Dataset entries

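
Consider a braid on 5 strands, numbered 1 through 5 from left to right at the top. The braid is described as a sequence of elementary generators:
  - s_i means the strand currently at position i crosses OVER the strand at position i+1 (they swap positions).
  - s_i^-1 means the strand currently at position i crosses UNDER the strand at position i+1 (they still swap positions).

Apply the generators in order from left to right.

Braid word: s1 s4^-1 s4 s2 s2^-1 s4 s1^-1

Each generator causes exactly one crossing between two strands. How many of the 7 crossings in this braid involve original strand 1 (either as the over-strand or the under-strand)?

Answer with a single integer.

Answer: 4

Derivation:
Gen 1: crossing 1x2. Involves strand 1? yes. Count so far: 1
Gen 2: crossing 4x5. Involves strand 1? no. Count so far: 1
Gen 3: crossing 5x4. Involves strand 1? no. Count so far: 1
Gen 4: crossing 1x3. Involves strand 1? yes. Count so far: 2
Gen 5: crossing 3x1. Involves strand 1? yes. Count so far: 3
Gen 6: crossing 4x5. Involves strand 1? no. Count so far: 3
Gen 7: crossing 2x1. Involves strand 1? yes. Count so far: 4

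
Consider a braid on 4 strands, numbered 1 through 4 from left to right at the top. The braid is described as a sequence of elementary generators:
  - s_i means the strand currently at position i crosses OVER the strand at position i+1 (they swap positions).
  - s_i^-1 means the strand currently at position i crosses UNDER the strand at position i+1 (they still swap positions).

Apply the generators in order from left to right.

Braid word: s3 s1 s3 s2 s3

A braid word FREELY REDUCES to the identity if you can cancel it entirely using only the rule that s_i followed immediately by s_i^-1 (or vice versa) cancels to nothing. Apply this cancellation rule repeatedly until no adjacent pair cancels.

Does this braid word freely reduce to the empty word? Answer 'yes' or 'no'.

Gen 1 (s3): push. Stack: [s3]
Gen 2 (s1): push. Stack: [s3 s1]
Gen 3 (s3): push. Stack: [s3 s1 s3]
Gen 4 (s2): push. Stack: [s3 s1 s3 s2]
Gen 5 (s3): push. Stack: [s3 s1 s3 s2 s3]
Reduced word: s3 s1 s3 s2 s3

Answer: no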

• TASK BRIEF:
Lines holding "left" in the data above: copy each of them.

• SOLUTION TO THE EXERCISE:
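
Consider a braid on 5 strands, numbered 1 through 5 from left to right at the top. The braid is described as a sequence of elementary generators:
Apply the generators in order from left to right.
Consider a braid on 4 strands, numbered 1 through 4 from left to right at the top. The braid is described as a sequence of elementary generators:
Apply the generators in order from left to right.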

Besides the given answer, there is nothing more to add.